_ACTIVITY:_ In the entries below, find the line containing "Set H = ∇ ∇ − D.". Copy it and all lines after it, exactly, through the end.

_DATA EXTRACT:_
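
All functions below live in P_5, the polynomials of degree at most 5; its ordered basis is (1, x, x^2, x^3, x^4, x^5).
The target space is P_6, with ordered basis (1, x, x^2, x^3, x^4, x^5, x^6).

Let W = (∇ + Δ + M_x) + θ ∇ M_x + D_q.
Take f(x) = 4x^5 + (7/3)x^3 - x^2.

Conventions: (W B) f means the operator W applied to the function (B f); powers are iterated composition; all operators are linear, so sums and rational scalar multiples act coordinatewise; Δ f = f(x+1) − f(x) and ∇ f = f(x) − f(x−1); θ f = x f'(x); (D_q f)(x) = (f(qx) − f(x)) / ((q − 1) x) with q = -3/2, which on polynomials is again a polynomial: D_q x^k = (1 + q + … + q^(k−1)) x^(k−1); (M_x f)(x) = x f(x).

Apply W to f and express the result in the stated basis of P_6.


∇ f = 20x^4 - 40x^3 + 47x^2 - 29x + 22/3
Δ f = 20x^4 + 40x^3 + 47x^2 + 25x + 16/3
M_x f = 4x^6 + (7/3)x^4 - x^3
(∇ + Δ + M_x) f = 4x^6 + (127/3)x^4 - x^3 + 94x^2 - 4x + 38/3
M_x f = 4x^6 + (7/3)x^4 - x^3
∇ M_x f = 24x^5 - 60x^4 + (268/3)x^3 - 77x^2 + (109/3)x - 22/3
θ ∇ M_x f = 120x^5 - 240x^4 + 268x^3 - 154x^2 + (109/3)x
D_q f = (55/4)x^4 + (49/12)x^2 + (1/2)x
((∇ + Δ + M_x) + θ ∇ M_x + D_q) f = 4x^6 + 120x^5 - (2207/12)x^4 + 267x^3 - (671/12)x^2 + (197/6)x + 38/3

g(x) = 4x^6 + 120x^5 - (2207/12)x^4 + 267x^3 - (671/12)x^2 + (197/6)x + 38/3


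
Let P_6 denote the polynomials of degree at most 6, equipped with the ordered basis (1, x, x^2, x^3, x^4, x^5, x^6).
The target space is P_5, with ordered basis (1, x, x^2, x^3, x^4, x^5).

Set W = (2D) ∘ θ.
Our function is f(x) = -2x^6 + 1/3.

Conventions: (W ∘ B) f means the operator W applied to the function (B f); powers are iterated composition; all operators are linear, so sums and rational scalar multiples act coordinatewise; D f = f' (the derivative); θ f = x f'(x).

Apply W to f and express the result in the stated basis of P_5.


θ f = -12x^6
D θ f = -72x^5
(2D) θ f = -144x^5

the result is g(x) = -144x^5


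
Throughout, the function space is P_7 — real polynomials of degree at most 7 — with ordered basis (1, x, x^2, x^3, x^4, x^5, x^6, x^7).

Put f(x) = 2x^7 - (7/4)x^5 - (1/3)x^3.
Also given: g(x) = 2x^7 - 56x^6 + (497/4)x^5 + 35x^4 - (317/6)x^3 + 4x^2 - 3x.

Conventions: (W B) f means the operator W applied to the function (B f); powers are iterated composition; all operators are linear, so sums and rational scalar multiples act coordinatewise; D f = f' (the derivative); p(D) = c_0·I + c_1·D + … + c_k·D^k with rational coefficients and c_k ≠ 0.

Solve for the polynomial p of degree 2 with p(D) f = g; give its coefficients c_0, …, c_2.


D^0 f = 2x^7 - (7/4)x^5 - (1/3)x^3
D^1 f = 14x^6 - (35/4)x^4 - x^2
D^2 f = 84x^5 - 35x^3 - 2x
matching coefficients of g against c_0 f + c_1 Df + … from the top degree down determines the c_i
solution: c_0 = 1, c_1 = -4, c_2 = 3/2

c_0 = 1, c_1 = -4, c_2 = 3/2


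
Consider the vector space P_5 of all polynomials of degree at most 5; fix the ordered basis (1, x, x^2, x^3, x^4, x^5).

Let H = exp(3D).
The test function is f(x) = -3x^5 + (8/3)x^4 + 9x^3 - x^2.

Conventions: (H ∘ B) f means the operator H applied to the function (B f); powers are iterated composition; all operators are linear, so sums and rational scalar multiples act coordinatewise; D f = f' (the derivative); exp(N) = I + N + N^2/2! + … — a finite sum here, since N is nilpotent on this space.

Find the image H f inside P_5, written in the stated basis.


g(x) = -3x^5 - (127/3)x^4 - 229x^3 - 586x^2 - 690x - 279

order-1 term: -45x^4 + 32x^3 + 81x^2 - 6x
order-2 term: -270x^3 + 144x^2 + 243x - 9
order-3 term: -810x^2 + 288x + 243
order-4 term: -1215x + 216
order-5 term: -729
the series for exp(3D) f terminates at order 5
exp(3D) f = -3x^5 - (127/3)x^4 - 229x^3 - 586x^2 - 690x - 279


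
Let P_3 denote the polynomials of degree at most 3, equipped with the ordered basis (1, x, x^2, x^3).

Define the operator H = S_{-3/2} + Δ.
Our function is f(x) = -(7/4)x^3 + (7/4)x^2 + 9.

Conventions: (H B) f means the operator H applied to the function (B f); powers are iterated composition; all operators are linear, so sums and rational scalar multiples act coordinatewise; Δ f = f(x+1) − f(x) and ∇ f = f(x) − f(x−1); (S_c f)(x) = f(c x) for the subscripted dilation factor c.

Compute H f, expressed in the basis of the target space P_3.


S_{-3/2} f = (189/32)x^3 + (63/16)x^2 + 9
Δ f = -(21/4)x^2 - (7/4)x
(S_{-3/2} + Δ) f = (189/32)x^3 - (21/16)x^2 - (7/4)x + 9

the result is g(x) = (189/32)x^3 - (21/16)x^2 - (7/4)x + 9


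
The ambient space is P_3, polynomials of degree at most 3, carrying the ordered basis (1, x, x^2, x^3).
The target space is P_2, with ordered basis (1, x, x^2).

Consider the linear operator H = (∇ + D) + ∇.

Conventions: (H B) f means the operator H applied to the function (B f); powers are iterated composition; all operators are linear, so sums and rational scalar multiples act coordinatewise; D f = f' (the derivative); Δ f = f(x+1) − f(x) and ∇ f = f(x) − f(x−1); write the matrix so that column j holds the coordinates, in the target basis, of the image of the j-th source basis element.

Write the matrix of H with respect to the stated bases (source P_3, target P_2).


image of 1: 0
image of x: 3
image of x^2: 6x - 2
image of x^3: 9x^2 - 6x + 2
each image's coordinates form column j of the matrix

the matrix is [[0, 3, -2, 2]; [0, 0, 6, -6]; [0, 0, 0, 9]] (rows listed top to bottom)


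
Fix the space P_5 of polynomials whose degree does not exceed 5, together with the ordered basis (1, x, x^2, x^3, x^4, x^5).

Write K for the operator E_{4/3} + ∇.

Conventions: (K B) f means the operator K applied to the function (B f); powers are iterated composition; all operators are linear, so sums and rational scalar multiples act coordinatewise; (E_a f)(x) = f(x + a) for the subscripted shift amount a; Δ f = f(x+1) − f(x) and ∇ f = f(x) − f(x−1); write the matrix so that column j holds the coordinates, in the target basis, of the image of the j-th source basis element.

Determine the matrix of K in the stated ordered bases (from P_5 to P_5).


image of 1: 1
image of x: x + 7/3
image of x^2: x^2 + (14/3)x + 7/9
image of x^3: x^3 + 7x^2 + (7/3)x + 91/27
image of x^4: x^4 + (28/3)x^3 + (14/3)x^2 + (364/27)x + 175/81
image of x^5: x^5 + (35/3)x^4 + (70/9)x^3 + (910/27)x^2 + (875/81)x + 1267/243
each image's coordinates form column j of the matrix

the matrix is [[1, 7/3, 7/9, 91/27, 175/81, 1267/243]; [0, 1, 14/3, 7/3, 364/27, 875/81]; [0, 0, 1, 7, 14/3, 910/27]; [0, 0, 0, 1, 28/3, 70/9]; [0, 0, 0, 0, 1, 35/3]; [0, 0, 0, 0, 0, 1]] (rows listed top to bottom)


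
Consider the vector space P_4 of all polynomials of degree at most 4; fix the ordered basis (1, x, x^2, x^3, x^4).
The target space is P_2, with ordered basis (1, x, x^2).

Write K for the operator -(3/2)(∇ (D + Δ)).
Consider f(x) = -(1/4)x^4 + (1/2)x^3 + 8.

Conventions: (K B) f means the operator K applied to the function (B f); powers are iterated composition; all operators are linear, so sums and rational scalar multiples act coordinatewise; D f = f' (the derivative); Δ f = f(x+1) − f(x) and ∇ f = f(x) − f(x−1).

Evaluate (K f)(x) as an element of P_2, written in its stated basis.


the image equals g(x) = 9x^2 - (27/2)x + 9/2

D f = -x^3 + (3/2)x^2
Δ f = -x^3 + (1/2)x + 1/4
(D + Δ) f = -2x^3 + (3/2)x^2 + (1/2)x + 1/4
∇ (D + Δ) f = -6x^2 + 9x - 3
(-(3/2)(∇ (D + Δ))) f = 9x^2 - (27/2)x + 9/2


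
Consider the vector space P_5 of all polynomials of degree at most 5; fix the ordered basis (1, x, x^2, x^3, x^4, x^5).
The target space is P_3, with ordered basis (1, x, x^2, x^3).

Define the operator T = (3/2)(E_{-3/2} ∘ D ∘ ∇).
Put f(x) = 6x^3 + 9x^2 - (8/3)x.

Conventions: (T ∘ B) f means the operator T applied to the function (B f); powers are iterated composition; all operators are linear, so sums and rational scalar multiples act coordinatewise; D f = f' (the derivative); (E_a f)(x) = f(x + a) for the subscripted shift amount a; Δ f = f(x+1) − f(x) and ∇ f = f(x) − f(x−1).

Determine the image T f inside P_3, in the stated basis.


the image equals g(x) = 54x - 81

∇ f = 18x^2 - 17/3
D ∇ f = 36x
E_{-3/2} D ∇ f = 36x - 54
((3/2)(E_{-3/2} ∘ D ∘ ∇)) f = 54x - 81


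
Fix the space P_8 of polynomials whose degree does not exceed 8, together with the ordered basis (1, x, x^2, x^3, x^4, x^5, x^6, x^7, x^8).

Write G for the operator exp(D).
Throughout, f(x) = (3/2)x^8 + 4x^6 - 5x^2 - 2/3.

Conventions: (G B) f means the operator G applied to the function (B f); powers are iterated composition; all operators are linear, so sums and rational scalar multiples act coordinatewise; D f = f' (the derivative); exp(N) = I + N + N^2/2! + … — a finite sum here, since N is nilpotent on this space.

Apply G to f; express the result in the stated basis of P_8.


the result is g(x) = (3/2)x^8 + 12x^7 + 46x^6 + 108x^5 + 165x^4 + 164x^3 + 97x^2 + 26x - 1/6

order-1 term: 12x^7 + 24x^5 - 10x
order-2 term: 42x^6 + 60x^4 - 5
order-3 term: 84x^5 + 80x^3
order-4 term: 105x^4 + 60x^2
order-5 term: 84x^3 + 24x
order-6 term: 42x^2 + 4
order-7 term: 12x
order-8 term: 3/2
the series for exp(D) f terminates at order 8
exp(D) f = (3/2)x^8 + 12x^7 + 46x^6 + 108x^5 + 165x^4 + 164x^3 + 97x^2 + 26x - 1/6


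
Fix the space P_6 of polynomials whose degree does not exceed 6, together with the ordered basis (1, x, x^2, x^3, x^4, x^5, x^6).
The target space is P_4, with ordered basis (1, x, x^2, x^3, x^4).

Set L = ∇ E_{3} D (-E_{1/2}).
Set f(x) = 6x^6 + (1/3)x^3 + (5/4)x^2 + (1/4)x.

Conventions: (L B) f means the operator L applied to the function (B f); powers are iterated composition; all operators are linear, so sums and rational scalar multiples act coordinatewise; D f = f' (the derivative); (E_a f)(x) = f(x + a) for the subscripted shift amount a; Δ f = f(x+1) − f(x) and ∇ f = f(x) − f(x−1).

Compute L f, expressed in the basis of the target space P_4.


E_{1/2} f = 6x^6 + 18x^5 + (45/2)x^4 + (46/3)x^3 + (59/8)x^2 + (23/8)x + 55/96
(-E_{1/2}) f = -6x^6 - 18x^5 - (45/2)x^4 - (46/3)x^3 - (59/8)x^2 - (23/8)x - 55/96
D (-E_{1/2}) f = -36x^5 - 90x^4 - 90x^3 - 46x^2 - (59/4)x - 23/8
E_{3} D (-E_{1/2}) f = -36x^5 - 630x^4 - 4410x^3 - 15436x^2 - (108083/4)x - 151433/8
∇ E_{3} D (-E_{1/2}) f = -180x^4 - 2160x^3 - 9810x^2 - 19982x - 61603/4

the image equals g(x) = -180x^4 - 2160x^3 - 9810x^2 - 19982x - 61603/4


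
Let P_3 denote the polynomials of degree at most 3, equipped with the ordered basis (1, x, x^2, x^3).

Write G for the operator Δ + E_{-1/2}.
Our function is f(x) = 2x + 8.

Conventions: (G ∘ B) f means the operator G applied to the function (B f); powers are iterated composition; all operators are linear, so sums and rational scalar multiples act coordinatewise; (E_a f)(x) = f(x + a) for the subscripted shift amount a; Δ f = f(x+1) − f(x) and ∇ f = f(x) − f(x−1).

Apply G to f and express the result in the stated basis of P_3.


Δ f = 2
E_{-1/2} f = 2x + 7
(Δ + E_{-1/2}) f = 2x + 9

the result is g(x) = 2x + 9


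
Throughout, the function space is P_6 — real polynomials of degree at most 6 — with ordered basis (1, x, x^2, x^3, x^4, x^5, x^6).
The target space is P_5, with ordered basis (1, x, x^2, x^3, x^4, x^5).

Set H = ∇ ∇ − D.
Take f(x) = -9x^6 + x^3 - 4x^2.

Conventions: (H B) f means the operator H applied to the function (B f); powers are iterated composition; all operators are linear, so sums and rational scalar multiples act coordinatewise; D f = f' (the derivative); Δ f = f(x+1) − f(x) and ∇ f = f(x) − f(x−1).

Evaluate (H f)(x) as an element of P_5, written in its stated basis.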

_EXPECTED ANSWER:_
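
Set H = ∇ ∇ − D.
Take f(x) = -9x^6 + x^3 - 4x^2.

Conventions: (H B) f means the operator H applied to the function (B f); powers are iterated composition; all operators are linear, so sums and rational scalar multiples act coordinatewise; D f = f' (the derivative); Δ f = f(x+1) − f(x) and ∇ f = f(x) − f(x−1).

Evaluate (H f)(x) as an element of P_5, written in its stated basis.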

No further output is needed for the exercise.